- _Task objective_: From the first line through the line containing "M_2 (4×3): [-3647, 14565, -3238;", transcribe the records exactly and include no other lines.
** Study material follows **
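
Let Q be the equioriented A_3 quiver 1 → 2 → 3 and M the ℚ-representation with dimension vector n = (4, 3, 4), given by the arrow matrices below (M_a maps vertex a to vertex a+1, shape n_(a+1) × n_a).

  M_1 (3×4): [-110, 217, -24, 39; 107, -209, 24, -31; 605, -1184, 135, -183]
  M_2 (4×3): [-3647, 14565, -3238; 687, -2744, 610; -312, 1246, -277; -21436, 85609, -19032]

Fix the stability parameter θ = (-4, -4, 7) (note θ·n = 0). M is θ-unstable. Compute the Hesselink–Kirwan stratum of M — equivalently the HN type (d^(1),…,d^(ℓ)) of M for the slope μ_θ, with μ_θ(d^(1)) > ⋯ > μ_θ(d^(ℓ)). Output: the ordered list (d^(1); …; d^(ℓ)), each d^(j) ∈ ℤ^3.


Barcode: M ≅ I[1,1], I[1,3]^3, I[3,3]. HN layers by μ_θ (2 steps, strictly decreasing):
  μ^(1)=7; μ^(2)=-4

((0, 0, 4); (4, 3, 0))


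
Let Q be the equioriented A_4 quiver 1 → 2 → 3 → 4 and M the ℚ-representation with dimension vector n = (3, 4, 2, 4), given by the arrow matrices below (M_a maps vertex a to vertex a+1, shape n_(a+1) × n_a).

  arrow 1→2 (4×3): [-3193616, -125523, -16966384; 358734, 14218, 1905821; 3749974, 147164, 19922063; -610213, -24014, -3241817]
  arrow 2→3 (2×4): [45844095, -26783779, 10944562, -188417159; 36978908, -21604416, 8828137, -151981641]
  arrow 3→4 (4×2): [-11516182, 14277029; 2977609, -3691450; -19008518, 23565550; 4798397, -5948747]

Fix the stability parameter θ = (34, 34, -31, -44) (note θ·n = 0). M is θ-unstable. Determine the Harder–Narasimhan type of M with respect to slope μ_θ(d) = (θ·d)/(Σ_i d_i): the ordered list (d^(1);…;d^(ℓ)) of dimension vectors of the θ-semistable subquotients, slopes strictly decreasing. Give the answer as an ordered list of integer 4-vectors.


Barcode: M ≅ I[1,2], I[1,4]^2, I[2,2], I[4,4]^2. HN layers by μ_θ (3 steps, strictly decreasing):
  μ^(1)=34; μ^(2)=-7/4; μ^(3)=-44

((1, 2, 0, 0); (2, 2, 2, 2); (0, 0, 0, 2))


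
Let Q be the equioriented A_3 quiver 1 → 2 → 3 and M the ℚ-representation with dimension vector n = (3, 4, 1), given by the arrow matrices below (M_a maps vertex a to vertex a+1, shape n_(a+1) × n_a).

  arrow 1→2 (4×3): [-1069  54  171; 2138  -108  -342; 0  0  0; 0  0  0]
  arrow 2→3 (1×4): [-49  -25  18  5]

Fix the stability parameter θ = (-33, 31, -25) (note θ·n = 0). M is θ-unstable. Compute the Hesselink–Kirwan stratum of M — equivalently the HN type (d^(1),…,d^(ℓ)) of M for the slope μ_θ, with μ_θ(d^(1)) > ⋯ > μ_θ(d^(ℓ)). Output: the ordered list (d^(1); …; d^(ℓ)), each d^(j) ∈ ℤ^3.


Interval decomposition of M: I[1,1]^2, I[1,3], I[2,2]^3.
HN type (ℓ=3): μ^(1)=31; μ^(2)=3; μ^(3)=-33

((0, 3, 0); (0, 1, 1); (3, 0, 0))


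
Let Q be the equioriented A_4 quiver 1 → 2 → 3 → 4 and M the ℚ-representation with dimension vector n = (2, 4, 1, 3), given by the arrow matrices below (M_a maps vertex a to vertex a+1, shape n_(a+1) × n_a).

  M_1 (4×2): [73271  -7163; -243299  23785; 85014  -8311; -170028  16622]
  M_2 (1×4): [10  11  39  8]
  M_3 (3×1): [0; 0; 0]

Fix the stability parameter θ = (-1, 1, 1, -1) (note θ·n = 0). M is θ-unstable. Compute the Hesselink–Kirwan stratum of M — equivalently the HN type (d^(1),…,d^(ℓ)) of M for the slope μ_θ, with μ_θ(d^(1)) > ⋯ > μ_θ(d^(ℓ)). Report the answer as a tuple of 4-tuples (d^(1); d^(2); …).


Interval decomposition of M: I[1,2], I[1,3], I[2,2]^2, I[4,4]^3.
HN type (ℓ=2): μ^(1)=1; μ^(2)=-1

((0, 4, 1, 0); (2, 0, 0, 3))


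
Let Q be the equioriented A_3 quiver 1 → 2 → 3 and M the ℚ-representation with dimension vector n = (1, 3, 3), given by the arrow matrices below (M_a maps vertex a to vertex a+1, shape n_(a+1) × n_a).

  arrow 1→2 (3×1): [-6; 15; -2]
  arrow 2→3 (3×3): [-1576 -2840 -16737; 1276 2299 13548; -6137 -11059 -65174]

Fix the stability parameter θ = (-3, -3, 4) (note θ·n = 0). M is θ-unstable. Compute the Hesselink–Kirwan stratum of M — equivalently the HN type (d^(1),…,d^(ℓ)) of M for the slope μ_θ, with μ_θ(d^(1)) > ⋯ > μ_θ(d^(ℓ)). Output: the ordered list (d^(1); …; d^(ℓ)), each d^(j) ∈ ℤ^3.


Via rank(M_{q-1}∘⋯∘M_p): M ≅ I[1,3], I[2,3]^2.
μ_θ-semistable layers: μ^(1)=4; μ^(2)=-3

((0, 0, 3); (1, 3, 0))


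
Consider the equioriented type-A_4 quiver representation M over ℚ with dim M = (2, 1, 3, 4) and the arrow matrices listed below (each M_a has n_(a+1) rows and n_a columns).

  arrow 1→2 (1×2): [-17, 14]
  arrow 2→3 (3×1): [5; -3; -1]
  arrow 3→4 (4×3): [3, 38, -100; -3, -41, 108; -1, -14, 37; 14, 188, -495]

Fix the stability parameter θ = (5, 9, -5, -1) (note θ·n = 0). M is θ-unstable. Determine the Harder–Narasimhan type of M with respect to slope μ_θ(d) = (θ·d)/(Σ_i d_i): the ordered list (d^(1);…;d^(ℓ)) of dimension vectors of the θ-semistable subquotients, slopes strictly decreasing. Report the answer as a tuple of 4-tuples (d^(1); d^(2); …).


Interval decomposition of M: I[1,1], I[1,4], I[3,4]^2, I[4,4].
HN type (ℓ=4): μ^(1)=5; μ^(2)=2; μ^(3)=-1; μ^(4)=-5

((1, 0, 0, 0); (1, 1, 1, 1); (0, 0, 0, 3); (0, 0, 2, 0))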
** End of Study material **
- _Response box_:
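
Let Q be the equioriented A_3 quiver 1 → 2 → 3 and M the ℚ-representation with dimension vector n = (4, 3, 4), given by the arrow matrices below (M_a maps vertex a to vertex a+1, shape n_(a+1) × n_a).

  M_1 (3×4): [-110, 217, -24, 39; 107, -209, 24, -31; 605, -1184, 135, -183]
  M_2 (4×3): [-3647, 14565, -3238; 687, -2744, 610; -312, 1246, -277; -21436, 85609, -19032]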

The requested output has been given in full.